= The task =
Read through the entries below and return each line with the word "string".

= Stored data entries =

........

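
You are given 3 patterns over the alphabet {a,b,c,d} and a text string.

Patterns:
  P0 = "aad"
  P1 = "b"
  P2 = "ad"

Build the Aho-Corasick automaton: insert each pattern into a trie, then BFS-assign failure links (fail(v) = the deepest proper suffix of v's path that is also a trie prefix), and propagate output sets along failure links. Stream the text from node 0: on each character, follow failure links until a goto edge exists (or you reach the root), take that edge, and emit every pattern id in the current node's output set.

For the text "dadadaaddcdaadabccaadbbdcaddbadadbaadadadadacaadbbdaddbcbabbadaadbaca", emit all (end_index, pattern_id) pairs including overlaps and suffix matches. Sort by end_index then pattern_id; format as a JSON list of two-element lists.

Build:
Trie nodes:
  0='ε' goto a→1 b→4
  1='a' goto a→2 d→5
  2='aa' goto d→3
  3='aad' goto ·  [P0 ends]
  4='b' goto ·  [P1 ends]
  5='ad' goto ·  [P2 ends]

BFS fail/out derivation:
  n1('a'): parent n0 fail=0; on 'a' 0 → fail=0;  out ∅∪∅=∅
  n4('b'): parent n0 fail=0; on 'b' 0 → fail=0;  out {1}∪∅={1}
  n2('aa'): parent n1 fail=0; on 'a' 0 → fail=1;  out ∅∪∅=∅
  n5('ad'): parent n1 fail=0; on 'd' 0 → fail=0;  out {2}∪∅={2}
  n3('aad'): parent n2 fail=1; on 'd' 1 → fail=5;  out {0}∪{2}={0,2}

Run:
[0] read 'd'  n0⇒n0
[1] read 'a'  n0⇒n1
[2] read 'd'  n1⇒n5  emit P2@[1:2]
[3] read 'a'  n5⇒n1 (via fail)
[4] read 'd'  n1⇒n5  emit P2@[3:4]
[5] read 'a'  n5⇒n1 (via fail)
[6] read 'a'  n1⇒n2
[7] read 'd'  n2⇒n3  emit P0@[5:7],P2@[6:7]
[8] read 'd'  n3⇒n0 (via fail)
[9] read 'c'  n0⇒n0
[10] read 'd'  n0⇒n0
[11] read 'a'  n0⇒n1
[12] read 'a'  n1⇒n2
[13] read 'd'  n2⇒n3  emit P0@[11:13],P2@[12:13]
[14] read 'a'  n3⇒n1 (via fail)
[15] read 'b'  n1⇒n4 (via fail)  emit P1@[15:15]
[16] read 'c'  n4⇒n0 (via fail)
[17] read 'c'  n0⇒n0
[18] read 'a'  n0⇒n1
[19] read 'a'  n1⇒n2
[20] read 'd'  n2⇒n3  emit P0@[18:20],P2@[19:20]
[21] read 'b'  n3⇒n4 (via fail)  emit P1@[21:21]
[22] read 'b'  n4⇒n4 (via fail)  emit P1@[22:22]
[23] read 'd'  n4⇒n0 (via fail)
[24] read 'c'  n0⇒n0
[25] read 'a'  n0⇒n1
[26] read 'd'  n1⇒n5  emit P2@[25:26]
[27] read 'd'  n5⇒n0 (via fail)
[28] read 'b'  n0⇒n4  emit P1@[28:28]
[29] read 'a'  n4⇒n1 (via fail)
[30] read 'd'  n1⇒n5  emit P2@[29:30]
[31] read 'a'  n5⇒n1 (via fail)
[32] read 'd'  n1⇒n5  emit P2@[31:32]
[33] read 'b'  n5⇒n4 (via fail)  emit P1@[33:33]
[34] read 'a'  n4⇒n1 (via fail)
[35] read 'a'  n1⇒n2
[36] read 'd'  n2⇒n3  emit P0@[34:36],P2@[35:36]
[37] read 'a'  n3⇒n1 (via fail)
[38] read 'd'  n1⇒n5  emit P2@[37:38]
[39] read 'a'  n5⇒n1 (via fail)
[40] read 'd'  n1⇒n5  emit P2@[39:40]
[41] read 'a'  n5⇒n1 (via fail)
[42] read 'd'  n1⇒n5  emit P2@[41:42]
[43] read 'a'  n5⇒n1 (via fail)
[44] read 'c'  n1⇒n0 (via fail)
[45] read 'a'  n0⇒n1
[46] read 'a'  n1⇒n2
[47] read 'd'  n2⇒n3  emit P0@[45:47],P2@[46:47]
[48] read 'b'  n3⇒n4 (via fail)  emit P1@[48:48]
[49] read 'b'  n4⇒n4 (via fail)  emit P1@[49:49]
[50] read 'd'  n4⇒n0 (via fail)
[51] read 'a'  n0⇒n1
[52] read 'd'  n1⇒n5  emit P2@[51:52]
[53] read 'd'  n5⇒n0 (via fail)
[54] read 'b'  n0⇒n4  emit P1@[54:54]
[55] read 'c'  n4⇒n0 (via fail)
[56] read 'b'  n0⇒n4  emit P1@[56:56]
[57] read 'a'  n4⇒n1 (via fail)
[58] read 'b'  n1⇒n4 (via fail)  emit P1@[58:58]
[59] read 'b'  n4⇒n4 (via fail)  emit P1@[59:59]
[60] read 'a'  n4⇒n1 (via fail)
[61] read 'd'  n1⇒n5  emit P2@[60:61]
[62] read 'a'  n5⇒n1 (via fail)
[63] read 'a'  n1⇒n2
[64] read 'd'  n2⇒n3  emit P0@[62:64],P2@[63:64]
[65] read 'b'  n3⇒n4 (via fail)  emit P1@[65:65]
[66] read 'a'  n4⇒n1 (via fail)
[67] read 'c'  n1⇒n0 (via fail)
[68] read 'a'  n0⇒n1

Matches: [[2,2],[4,2],[7,0],[7,2],[13,0],[13,2],[15,1],[20,0],[20,2],[21,1],[22,1],[26,2],[28,1],[30,2],[32,2],[33,1],[36,0],[36,2],[38,2],[40,2],[42,2],[47,0],[47,2],[48,1],[49,1],[52,2],[54,1],[56,1],[58,1],[59,1],[61,2],[64,0],[64,2],[65,1]]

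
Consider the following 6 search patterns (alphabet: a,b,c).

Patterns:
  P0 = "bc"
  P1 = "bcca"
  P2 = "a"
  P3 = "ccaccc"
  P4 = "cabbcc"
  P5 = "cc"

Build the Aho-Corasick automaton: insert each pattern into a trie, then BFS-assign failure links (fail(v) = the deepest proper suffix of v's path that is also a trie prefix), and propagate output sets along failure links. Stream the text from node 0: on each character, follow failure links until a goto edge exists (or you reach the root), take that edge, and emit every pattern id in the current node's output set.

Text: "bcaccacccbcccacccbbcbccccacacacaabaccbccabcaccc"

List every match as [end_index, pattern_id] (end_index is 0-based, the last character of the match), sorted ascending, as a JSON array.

Construct AC machine:
Trie nodes:
  n0 'ε': a→5 b→1 c→6
  n1 'b': c→2
  n2 'bc': c→3  [P0 ends]
  n3 'bcc': a→4
  n4 'bcca': ·  [P1 ends]
  n5 'a': ·  [P2 ends]
  n6 'c': a→12 c→7
  n7 'cc': a→8  [P5 ends]
  n8 'cca': c→9
  n9 'ccac': c→10
  n10 'ccacc': c→11
  n11 'ccaccc': ·  [P3 ends]
  n12 'ca': b→13
  n13 'cab': b→14
  n14 'cabb': c→15
  n15 'cabbc': c→16
  n16 'cabbcc': ·  [P4 ends]

Failure links (BFS by depth):
  fail(1) 'b': from fail(0)=0 chase 'b': 0 ⇒ 0;  out=∅∪out(0)=∅
  fail(5) 'a': from fail(0)=0 chase 'a': 0 ⇒ 0;  out={2}∪out(0)={2}
  fail(6) 'c': from fail(0)=0 chase 'c': 0 ⇒ 0;  out=∅∪out(0)=∅
  fail(2) 'bc': from fail(1)=0 chase 'c': 0 ⇒ 6;  out={0}∪out(6)={0}
  fail(7) 'cc': from fail(6)=0 chase 'c': 0 ⇒ 6;  out={5}∪out(6)={5}
  fail(12) 'ca': from fail(6)=0 chase 'a': 0 ⇒ 5;  out=∅∪out(5)={2}
  fail(3) 'bcc': from fail(2)=6 chase 'c': 6 ⇒ 7;  out=∅∪out(7)={5}
  fail(8) 'cca': from fail(7)=6 chase 'a': 6 ⇒ 12;  out=∅∪out(12)={2}
  fail(13) 'cab': from fail(12)=5 chase 'b': 5→0 ⇒ 1;  out=∅∪out(1)=∅
  fail(4) 'bcca': from fail(3)=7 chase 'a': 7 ⇒ 8;  out={1}∪out(8)={1,2}
  fail(9) 'ccac': from fail(8)=12 chase 'c': 12→5→0 ⇒ 6;  out=∅∪out(6)=∅
  fail(14) 'cabb': from fail(13)=1 chase 'b': 1→0 ⇒ 1;  out=∅∪out(1)=∅
  fail(10) 'ccacc': from fail(9)=6 chase 'c': 6 ⇒ 7;  out=∅∪out(7)={5}
  fail(15) 'cabbc': from fail(14)=1 chase 'c': 1 ⇒ 2;  out=∅∪out(2)={0}
  fail(11) 'ccaccc': from fail(10)=7 chase 'c': 7→6 ⇒ 7;  out={3}∪out(7)={3,5}
  fail(16) 'cabbcc': from fail(15)=2 chase 'c': 2 ⇒ 3;  out={4}∪out(3)={4,5}

Scan:
[0] read 'b'  n0⇒n1
[1] read 'c'  n1⇒n2  emit P0@[0:1]
[2] read 'a'  n2⇒n12 (fail-walked)  emit P2@[2:2]
[3] read 'c'  n12⇒n6 (fail-walked)
[4] read 'c'  n6⇒n7  emit P5@[3:4]
[5] read 'a'  n7⇒n8  emit P2@[5:5]
[6] read 'c'  n8⇒n9
[7] read 'c'  n9⇒n10  emit P5@[6:7]
[8] read 'c'  n10⇒n11  emit P3@[3:8],P5@[7:8]
[9] read 'b'  n11⇒n1 (fail-walked)
[10] read 'c'  n1⇒n2  emit P0@[9:10]
[11] read 'c'  n2⇒n3  emit P5@[10:11]
[12] read 'c'  n3⇒n7 (fail-walked)  emit P5@[11:12]
[13] read 'a'  n7⇒n8  emit P2@[13:13]
[14] read 'c'  n8⇒n9
[15] read 'c'  n9⇒n10  emit P5@[14:15]
[16] read 'c'  n10⇒n11  emit P3@[11:16],P5@[15:16]
[17] read 'b'  n11⇒n1 (fail-walked)
[18] read 'b'  n1⇒n1 (fail-walked)
[19] read 'c'  n1⇒n2  emit P0@[18:19]
[20] read 'b'  n2⇒n1 (fail-walked)
[21] read 'c'  n1⇒n2  emit P0@[20:21]
[22] read 'c'  n2⇒n3  emit P5@[21:22]
[23] read 'c'  n3⇒n7 (fail-walked)  emit P5@[22:23]
[24] read 'c'  n7⇒n7 (fail-walked)  emit P5@[23:24]
[25] read 'a'  n7⇒n8  emit P2@[25:25]
[26] read 'c'  n8⇒n9
[27] read 'a'  n9⇒n12 (fail-walked)  emit P2@[27:27]
[28] read 'c'  n12⇒n6 (fail-walked)
[29] read 'a'  n6⇒n12  emit P2@[29:29]
[30] read 'c'  n12⇒n6 (fail-walked)
[31] read 'a'  n6⇒n12  emit P2@[31:31]
[32] read 'a'  n12⇒n5 (fail-walked)  emit P2@[32:32]
[33] read 'b'  n5⇒n1 (fail-walked)
[34] read 'a'  n1⇒n5 (fail-walked)  emit P2@[34:34]
[35] read 'c'  n5⇒n6 (fail-walked)
[36] read 'c'  n6⇒n7  emit P5@[35:36]
[37] read 'b'  n7⇒n1 (fail-walked)
[38] read 'c'  n1⇒n2  emit P0@[37:38]
[39] read 'c'  n2⇒n3  emit P5@[38:39]
[40] read 'a'  n3⇒n4  emit P1@[37:40],P2@[40:40]
[41] read 'b'  n4⇒n13 (fail-walked)
[42] read 'c'  n13⇒n2 (fail-walked)  emit P0@[41:42]
[43] read 'a'  n2⇒n12 (fail-walked)  emit P2@[43:43]
[44] read 'c'  n12⇒n6 (fail-walked)
[45] read 'c'  n6⇒n7  emit P5@[44:45]
[46] read 'c'  n7⇒n7 (fail-walked)  emit P5@[45:46]

All matches (sorted): [[1,0],[2,2],[4,5],[5,2],[7,5],[8,3],[8,5],[10,0],[11,5],[12,5],[13,2],[15,5],[16,3],[16,5],[19,0],[21,0],[22,5],[23,5],[24,5],[25,2],[27,2],[29,2],[31,2],[32,2],[34,2],[36,5],[38,0],[39,5],[40,1],[40,2],[42,0],[43,2],[45,5],[46,5]]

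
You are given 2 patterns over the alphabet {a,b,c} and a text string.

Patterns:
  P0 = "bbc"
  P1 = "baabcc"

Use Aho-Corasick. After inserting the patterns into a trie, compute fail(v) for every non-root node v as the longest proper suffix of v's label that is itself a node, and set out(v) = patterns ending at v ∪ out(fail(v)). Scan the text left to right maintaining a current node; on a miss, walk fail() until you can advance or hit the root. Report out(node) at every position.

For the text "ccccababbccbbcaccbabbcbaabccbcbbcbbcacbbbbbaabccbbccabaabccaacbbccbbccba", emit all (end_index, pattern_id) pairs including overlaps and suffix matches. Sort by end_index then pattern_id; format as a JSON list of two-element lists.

Build:
Trie (insert patterns):
  n0 'ε': b→1
  n1 'b': a→4 b→2
  n2 'bb': c→3
  n3 'bbc': ·  [P0 ends]
  n4 'ba': a→5
  n5 'baa': b→6
  n6 'baab': c→7
  n7 'baabc': c→8
  n8 'baabcc': ·  [P1 ends]

Failure links (BFS by depth):
  n1('b'): parent n0 fail=0; on 'b' 0 → fail=0;  out ∅∪∅=∅
  n2('bb'): parent n1 fail=0; on 'b' 0 → fail=1;  out ∅∪∅=∅
  n4('ba'): parent n1 fail=0; on 'a' 0 → fail=0;  out ∅∪∅=∅
  n3('bbc'): parent n2 fail=1; on 'c' 1→0 → fail=0;  out {0}∪∅={0}
  n5('baa'): parent n4 fail=0; on 'a' 0 → fail=0;  out ∅∪∅=∅
  n6('baab'): parent n5 fail=0; on 'b' 0 → fail=1;  out ∅∪∅=∅
  n7('baabc'): parent n6 fail=1; on 'c' 1→0 → fail=0;  out ∅∪∅=∅
  n8('baabcc'): parent n7 fail=0; on 'c' 0 → fail=0;  out {1}∪∅={1}

Run:
pos 0 'c': at 0
pos 1 'c': at 0
pos 2 'c': at 0
pos 3 'c': at 0
pos 4 'a': at 0
pos 5 'b': at 1
pos 6 'a': at 4
pos 7 'b': at 1 ·f
pos 8 'b': at 2
pos 9 'c': at 3  ** P0@[7:9]
pos 10 'c': at 0 ·f
pos 11 'b': at 1
pos 12 'b': at 2
pos 13 'c': at 3  ** P0@[11:13]
pos 14 'a': at 0 ·f
pos 15 'c': at 0
pos 16 'c': at 0
pos 17 'b': at 1
pos 18 'a': at 4
pos 19 'b': at 1 ·f
pos 20 'b': at 2
pos 21 'c': at 3  ** P0@[19:21]
pos 22 'b': at 1 ·f
pos 23 'a': at 4
pos 24 'a': at 5
pos 25 'b': at 6
pos 26 'c': at 7
pos 27 'c': at 8  ** P1@[22:27]
pos 28 'b': at 1 ·f
pos 29 'c': at 0 ·f
pos 30 'b': at 1
pos 31 'b': at 2
pos 32 'c': at 3  ** P0@[30:32]
pos 33 'b': at 1 ·f
pos 34 'b': at 2
pos 35 'c': at 3  ** P0@[33:35]
pos 36 'a': at 0 ·f
pos 37 'c': at 0
pos 38 'b': at 1
pos 39 'b': at 2
pos 40 'b': at 2 ·f
pos 41 'b': at 2 ·f
pos 42 'b': at 2 ·f
pos 43 'a': at 4 ·f
pos 44 'a': at 5
pos 45 'b': at 6
pos 46 'c': at 7
pos 47 'c': at 8  ** P1@[42:47]
pos 48 'b': at 1 ·f
pos 49 'b': at 2
pos 50 'c': at 3  ** P0@[48:50]
pos 51 'c': at 0 ·f
pos 52 'a': at 0
pos 53 'b': at 1
pos 54 'a': at 4
pos 55 'a': at 5
pos 56 'b': at 6
pos 57 'c': at 7
pos 58 'c': at 8  ** P1@[53:58]
pos 59 'a': at 0 ·f
pos 60 'a': at 0
pos 61 'c': at 0
pos 62 'b': at 1
pos 63 'b': at 2
pos 64 'c': at 3  ** P0@[62:64]
pos 65 'c': at 0 ·f
pos 66 'b': at 1
pos 67 'b': at 2
pos 68 'c': at 3  ** P0@[66:68]
pos 69 'c': at 0 ·f
pos 70 'b': at 1
pos 71 'a': at 4

All matches (sorted): [[9,0],[13,0],[21,0],[27,1],[32,0],[35,0],[47,1],[50,0],[58,1],[64,0],[68,0]]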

........

= Answer for this exercise =
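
You are given 3 patterns over the alphabet {a,b,c,d} and a text string.
You are given 2 patterns over the alphabet {a,b,c} and a text string.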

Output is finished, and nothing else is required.